→ What you will do
Without altering anything, repeat each of the records.

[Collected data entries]
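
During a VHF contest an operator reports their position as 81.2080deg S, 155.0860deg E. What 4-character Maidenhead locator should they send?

Shift to the Maidenhead origin (180°W, 90°S): lon 335.09, lat 8.79.
Field (20°×10°, letters A–R): lon ⌊335.09/20⌋ = 16 → Q; lat ⌊8.79/10⌋ = 0 → A.
Square (2°×1°, digits 0–9): lon ⌊15.09/2⌋ = 7; lat ⌊8.79/1⌋ = 8.

QA78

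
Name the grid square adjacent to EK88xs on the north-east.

EK98at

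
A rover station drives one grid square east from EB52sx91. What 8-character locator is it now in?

EB52tx01

Longitude extended square 9; +1 → 10, wraps to 0, carry into subsquare.
Longitude subsquare s = 18; +1 → 19 = t.
The latitude characters are unchanged.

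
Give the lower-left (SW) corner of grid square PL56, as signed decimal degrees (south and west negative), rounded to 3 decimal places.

Field P=15, L=11: +15·20° lon, +11·10° lat → SW at lon 120°, lat 20°.
Square 5, 6: +5·2° lon, +6·1° lat → SW at lon 130°, lat 26°.
latitude 26.000, longitude 130.000.

26.000, 130.000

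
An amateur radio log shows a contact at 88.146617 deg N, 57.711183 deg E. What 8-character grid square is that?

LR88ud55

Offset from 180°W / 90°S: lon 237.71118°, lat 178.14662°.
Field: lon ⌊237.71118/20⌋ = 11 → L; lat ⌊178.14662/10⌋ = 17 → R.
Square: lon ⌊17.71118/2⌋ = 8; lat ⌊8.14662/1⌋ = 8.
Subsquare: lon ⌊1.71118/0.0833333⌋ = 20 → u; lat ⌊0.14662/0.0416667⌋ = 3 → d.
Extended square: lon ⌊0.04452/0.00833333⌋ = 5; lat ⌊0.02162/0.00416667⌋ = 5.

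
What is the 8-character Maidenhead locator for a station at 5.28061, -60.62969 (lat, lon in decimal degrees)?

FJ95qg47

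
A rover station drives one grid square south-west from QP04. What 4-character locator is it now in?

Longitude square 0; −1 → -1, wraps to 9, carry into field.
Longitude field Q = 16; −1 → 15 = P.
Latitude square 4; −1 → 3.

PP93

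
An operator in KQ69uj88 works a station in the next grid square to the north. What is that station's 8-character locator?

KQ69uj89

Latitude extended square 8; +1 → 9.
The longitude characters are unchanged.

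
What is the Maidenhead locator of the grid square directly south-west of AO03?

Longitude square 0; −1 → -1, wraps to 9, carry into field.
Longitude field A = 0; −1 → -1, wraps to 17 = R, wrapping around the antimeridian.
Latitude square 3; −1 → 2.

RO92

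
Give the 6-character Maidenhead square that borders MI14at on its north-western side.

MI04xu

Longitude subsquare a = 0; −1 → -1, wraps to 23 = x, carry into square.
Longitude square 1; −1 → 0.
Latitude subsquare t = 19; +1 → 20 = u.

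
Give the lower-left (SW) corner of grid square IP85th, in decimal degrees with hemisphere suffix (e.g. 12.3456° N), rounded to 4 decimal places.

65.2917° N, 2.4167° W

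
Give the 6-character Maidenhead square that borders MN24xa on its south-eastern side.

Longitude subsquare x = 23; +1 → 24, wraps to 0 = a, carry into square.
Longitude square 2; +1 → 3.
Latitude subsquare a = 0; −1 → -1, wraps to 23 = x, carry into square.
Latitude square 4; −1 → 3.

MN33ax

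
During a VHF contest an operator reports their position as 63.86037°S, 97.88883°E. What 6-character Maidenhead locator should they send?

NC86wd

Offset from 180°W / 90°S: lon 277.8888°, lat 26.1396°.
Field (20°×10°, letters A–R): lon ⌊277.8888/20⌋ = 13 → N; lat ⌊26.1396/10⌋ = 2 → C.
Square (2°×1°, digits 0–9): lon ⌊17.8888/2⌋ = 8; lat ⌊6.1396/1⌋ = 6.
Subsquare (5′×2.5′, letters a–x): lon ⌊1.8888/0.0833333⌋ = 22 → w; lat ⌊0.1396/0.0416667⌋ = 3 → d.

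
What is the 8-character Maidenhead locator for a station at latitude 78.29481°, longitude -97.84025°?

EQ18bh90

Shift to the Maidenhead origin (180°W, 90°S): lon 82.15975, lat 168.29481.
Field (20°×10°, letters A–R): 82.15975/20 → 4 → E, 168.29481/10 → 16 → Q; chars EQ.
Square (2°×1°, digits 0–9): 2.15975/2 → 1, 8.29481/1 → 8; chars 18.
Subsquare (5′×2.5′, letters a–x): 0.15975/0.0833333 → 1 → b, 0.29481/0.0416667 → 7 → h; chars bh.
Extended square (30″×15″, digits 0–9): 0.07642/0.00833333 → 9, 0.00314/0.00416667 → 0; chars 90.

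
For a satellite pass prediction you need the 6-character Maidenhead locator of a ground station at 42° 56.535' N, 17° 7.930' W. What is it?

IN12kw

Offset from 180°W / 90°S: lon 162.8678°, lat 132.9423°.
Field: lon ⌊162.8678/20⌋ = 8 → I; lat ⌊132.9423/10⌋ = 13 → N.
Square: lon ⌊2.8678/2⌋ = 1; lat ⌊2.9423/1⌋ = 2.
Subsquare: lon ⌊0.8678/0.0833333⌋ = 10 → k; lat ⌊0.9423/0.0416667⌋ = 22 → w.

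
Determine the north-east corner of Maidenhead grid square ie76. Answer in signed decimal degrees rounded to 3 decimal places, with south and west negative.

-43.000, -4.000

Field I=8, E=4: +8·20° lon, +4·10° lat → SW at lon -20°, lat -50°.
Square 7, 6: +7·2° lon, +6·1° lat → SW at lon -6°, lat -44°.
Cell spans 2° lon × 1° lat. NE corner is SW corner plus one full cell.
latitude -43.000, longitude -4.000.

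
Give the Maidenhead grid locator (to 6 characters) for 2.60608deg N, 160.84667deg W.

AJ92no

Add 180° to longitude and 90° to latitude: 19.1533, 92.6061.
Field: lon ⌊19.1533/20⌋ = 0 → A; lat ⌊92.6061/10⌋ = 9 → J.
Square: lon ⌊19.1533/2⌋ = 9; lat ⌊2.6061/1⌋ = 2.
Subsquare: lon ⌊1.1533/0.0833333⌋ = 13 → n; lat ⌊0.6061/0.0416667⌋ = 14 → o.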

→ Response to this exercise
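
During a VHF contest an operator reports their position as 81.2080deg S, 155.0860deg E. What 4-character Maidenhead locator should they send?

Shift to the Maidenhead origin (180°W, 90°S): lon 335.09, lat 8.79.
Field (20°×10°, letters A–R): lon ⌊335.09/20⌋ = 16 → Q; lat ⌊8.79/10⌋ = 0 → A.
Square (2°×1°, digits 0–9): lon ⌊15.09/2⌋ = 7; lat ⌊8.79/1⌋ = 8.

QA78

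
Name the grid square adjacent to EK88xs on the north-east.

EK98at

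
A rover station drives one grid square east from EB52sx91. What 8-character locator is it now in?

EB52tx01

Longitude extended square 9; +1 → 10, wraps to 0, carry into subsquare.
Longitude subsquare s = 18; +1 → 19 = t.
The latitude characters are unchanged.

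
Give the lower-left (SW) corner of grid square PL56, as signed decimal degrees (south and west negative), rounded to 3 decimal places.

Field P=15, L=11: +15·20° lon, +11·10° lat → SW at lon 120°, lat 20°.
Square 5, 6: +5·2° lon, +6·1° lat → SW at lon 130°, lat 26°.
latitude 26.000, longitude 130.000.

26.000, 130.000

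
An amateur radio log shows a contact at 88.146617 deg N, 57.711183 deg E. What 8-character grid square is that?

LR88ud55

Offset from 180°W / 90°S: lon 237.71118°, lat 178.14662°.
Field: lon ⌊237.71118/20⌋ = 11 → L; lat ⌊178.14662/10⌋ = 17 → R.
Square: lon ⌊17.71118/2⌋ = 8; lat ⌊8.14662/1⌋ = 8.
Subsquare: lon ⌊1.71118/0.0833333⌋ = 20 → u; lat ⌊0.14662/0.0416667⌋ = 3 → d.
Extended square: lon ⌊0.04452/0.00833333⌋ = 5; lat ⌊0.02162/0.00416667⌋ = 5.

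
What is the 8-character Maidenhead locator for a station at 5.28061, -60.62969 (lat, lon in decimal degrees)?

FJ95qg47

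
A rover station drives one grid square south-west from QP04. What 4-character locator is it now in?

Longitude square 0; −1 → -1, wraps to 9, carry into field.
Longitude field Q = 16; −1 → 15 = P.
Latitude square 4; −1 → 3.

PP93

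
An operator in KQ69uj88 works a station in the next grid square to the north. What is that station's 8-character locator?

KQ69uj89

Latitude extended square 8; +1 → 9.
The longitude characters are unchanged.

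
What is the Maidenhead locator of the grid square directly south-west of AO03?

Longitude square 0; −1 → -1, wraps to 9, carry into field.
Longitude field A = 0; −1 → -1, wraps to 17 = R, wrapping around the antimeridian.
Latitude square 3; −1 → 2.

RO92

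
Give the 6-character Maidenhead square that borders MI14at on its north-western side.

MI04xu

Longitude subsquare a = 0; −1 → -1, wraps to 23 = x, carry into square.
Longitude square 1; −1 → 0.
Latitude subsquare t = 19; +1 → 20 = u.

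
Give the lower-left (SW) corner of grid square IP85th, in decimal degrees with hemisphere suffix (e.g. 12.3456° N), rounded to 4 decimal places.

65.2917° N, 2.4167° W

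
Give the 6-character Maidenhead square that borders MN24xa on its south-eastern side.

Longitude subsquare x = 23; +1 → 24, wraps to 0 = a, carry into square.
Longitude square 2; +1 → 3.
Latitude subsquare a = 0; −1 → -1, wraps to 23 = x, carry into square.
Latitude square 4; −1 → 3.

MN33ax

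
During a VHF contest an operator reports their position as 63.86037°S, 97.88883°E. What 6-character Maidenhead locator should they send?

NC86wd

Offset from 180°W / 90°S: lon 277.8888°, lat 26.1396°.
Field (20°×10°, letters A–R): lon ⌊277.8888/20⌋ = 13 → N; lat ⌊26.1396/10⌋ = 2 → C.
Square (2°×1°, digits 0–9): lon ⌊17.8888/2⌋ = 8; lat ⌊6.1396/1⌋ = 6.
Subsquare (5′×2.5′, letters a–x): lon ⌊1.8888/0.0833333⌋ = 22 → w; lat ⌊0.1396/0.0416667⌋ = 3 → d.

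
What is the 8-character Maidenhead locator for a station at latitude 78.29481°, longitude -97.84025°?

EQ18bh90

Shift to the Maidenhead origin (180°W, 90°S): lon 82.15975, lat 168.29481.
Field (20°×10°, letters A–R): 82.15975/20 → 4 → E, 168.29481/10 → 16 → Q; chars EQ.
Square (2°×1°, digits 0–9): 2.15975/2 → 1, 8.29481/1 → 8; chars 18.
Subsquare (5′×2.5′, letters a–x): 0.15975/0.0833333 → 1 → b, 0.29481/0.0416667 → 7 → h; chars bh.
Extended square (30″×15″, digits 0–9): 0.07642/0.00833333 → 9, 0.00314/0.00416667 → 0; chars 90.

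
For a satellite pass prediction you need the 6-character Maidenhead locator of a ground station at 42° 56.535' N, 17° 7.930' W. What is it?

IN12kw

Offset from 180°W / 90°S: lon 162.8678°, lat 132.9423°.
Field: lon ⌊162.8678/20⌋ = 8 → I; lat ⌊132.9423/10⌋ = 13 → N.
Square: lon ⌊2.8678/2⌋ = 1; lat ⌊2.9423/1⌋ = 2.
Subsquare: lon ⌊0.8678/0.0833333⌋ = 10 → k; lat ⌊0.9423/0.0416667⌋ = 22 → w.

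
Determine the north-east corner of Maidenhead grid square ie76. Answer in signed decimal degrees rounded to 3 decimal places, with south and west negative.

-43.000, -4.000

Field I=8, E=4: +8·20° lon, +4·10° lat → SW at lon -20°, lat -50°.
Square 7, 6: +7·2° lon, +6·1° lat → SW at lon -6°, lat -44°.
Cell spans 2° lon × 1° lat. NE corner is SW corner plus one full cell.
latitude -43.000, longitude -4.000.

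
Give the Maidenhead grid locator (to 6 characters) for 2.60608deg N, 160.84667deg W.

AJ92no

Add 180° to longitude and 90° to latitude: 19.1533, 92.6061.
Field: lon ⌊19.1533/20⌋ = 0 → A; lat ⌊92.6061/10⌋ = 9 → J.
Square: lon ⌊19.1533/2⌋ = 9; lat ⌊2.6061/1⌋ = 2.
Subsquare: lon ⌊1.1533/0.0833333⌋ = 13 → n; lat ⌊0.6061/0.0416667⌋ = 14 → o.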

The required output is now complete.